## WHAT YOU NEED TO DO
Write out every line below that includes the word "stated".

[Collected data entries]

+++

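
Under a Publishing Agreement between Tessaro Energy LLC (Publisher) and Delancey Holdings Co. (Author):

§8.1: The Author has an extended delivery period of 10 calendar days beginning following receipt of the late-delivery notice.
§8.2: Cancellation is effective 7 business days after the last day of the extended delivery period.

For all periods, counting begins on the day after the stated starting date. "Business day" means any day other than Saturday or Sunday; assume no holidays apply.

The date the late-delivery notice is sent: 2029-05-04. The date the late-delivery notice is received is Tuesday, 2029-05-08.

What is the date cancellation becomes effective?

Adding 10 calendar days to 2029-05-08 gives 2029-05-18, which is the last day of the extended delivery period.
The date cancellation becomes effective: counting 7 business days from Friday, 2029-05-18 (May 21, May 22, May 23, May 24, May 25, May 28, May 29, skipping weekends) reaches Tuesday, 2029-05-29.

2029-05-29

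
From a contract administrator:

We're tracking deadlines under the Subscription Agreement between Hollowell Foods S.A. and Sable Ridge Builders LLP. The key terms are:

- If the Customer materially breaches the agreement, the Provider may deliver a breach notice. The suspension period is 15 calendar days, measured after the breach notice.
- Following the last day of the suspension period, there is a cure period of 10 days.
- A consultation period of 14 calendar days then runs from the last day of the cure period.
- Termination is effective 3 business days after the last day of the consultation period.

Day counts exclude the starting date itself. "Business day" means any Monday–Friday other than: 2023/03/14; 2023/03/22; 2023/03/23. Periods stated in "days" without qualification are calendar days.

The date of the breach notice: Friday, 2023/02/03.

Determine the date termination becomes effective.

2023/03/17

The last day of the suspension period: 2023/02/03 + 15 days = 2023/02/18.
The last day of the cure period: 2023/02/18 + 10 days = 2023/02/28.
Adding 14 calendar days to 2023/02/28 gives 2023/03/14, which is the last day of the consultation period.
From Tuesday, 2023/03/14, 3 business days (Mar 15, Mar 16, Mar 17, skipping weekends) brings us to Friday, 2023/03/17, which is the date termination becomes effective.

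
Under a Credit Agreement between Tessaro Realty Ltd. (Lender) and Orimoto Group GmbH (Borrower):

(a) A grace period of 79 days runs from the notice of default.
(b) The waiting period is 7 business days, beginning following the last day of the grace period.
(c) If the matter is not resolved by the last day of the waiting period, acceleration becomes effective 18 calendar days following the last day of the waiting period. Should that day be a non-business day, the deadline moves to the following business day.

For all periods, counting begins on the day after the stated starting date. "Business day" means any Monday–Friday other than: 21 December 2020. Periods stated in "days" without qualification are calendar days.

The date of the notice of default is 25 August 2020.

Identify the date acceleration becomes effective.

The last day of the grace period: 25 August 2020 + 79 days = 12 November 2020.
The last day of the waiting period: counting 7 business days from Thursday, 12 November 2020 (Nov 13, Nov 16, Nov 17, Nov 18, Nov 19, Nov 20, Nov 23, skipping weekends) reaches Monday, 23 November 2020.
The date acceleration becomes effective: 18 calendar days after 23 November 2020 is 11 December 2020. 11 December 2020 is a Friday and is not a listed holiday, so no roll-forward applies.

11 December 2020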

+++

## ANSWER TO THE EXERCISE
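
For all periods, counting begins on the day after the stated starting date. "Business day" means any day other than Saturday or Sunday; assume no holidays apply.
Day counts exclude the starting date itself. "Business day" means any Monday–Friday other than: 2023/03/14; 2023/03/22; 2023/03/23. Periods stated in "days" without qualification are calendar days.
For all periods, counting begins on the day after the stated starting date. "Business day" means any Monday–Friday other than: 21 December 2020. Periods stated in "days" without qualification are calendar days.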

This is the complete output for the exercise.